* Exercise *
From the line with "-51 / 85 / (-700) = 3 / 3500 = 0.00" to the last line of the data below, repeat every line exactly and add nothing.

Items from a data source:

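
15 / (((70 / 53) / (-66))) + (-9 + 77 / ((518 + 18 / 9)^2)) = -1435823461 / 1892800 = -758.57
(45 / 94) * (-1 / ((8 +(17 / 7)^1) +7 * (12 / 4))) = -63 / 4136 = -0.02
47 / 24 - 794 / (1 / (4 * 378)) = -28812625 / 24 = -1200526.04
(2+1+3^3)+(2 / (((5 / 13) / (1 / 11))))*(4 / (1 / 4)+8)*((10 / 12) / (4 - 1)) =1094 / 33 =33.15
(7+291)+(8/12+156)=1364/3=454.67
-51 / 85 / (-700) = 3 / 3500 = 0.00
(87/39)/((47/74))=2146/611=3.51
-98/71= -1.38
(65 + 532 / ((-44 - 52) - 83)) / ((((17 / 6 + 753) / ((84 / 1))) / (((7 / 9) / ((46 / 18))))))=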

* Solved exercise *
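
-51 / 85 / (-700) = 3 / 3500 = 0.00
(87/39)/((47/74))=2146/611=3.51
-98/71= -1.38
(65 + 532 / ((-44 - 52) - 83)) / ((((17 / 6 + 753) / ((84 / 1))) / (((7 / 9) / ((46 / 18))))))=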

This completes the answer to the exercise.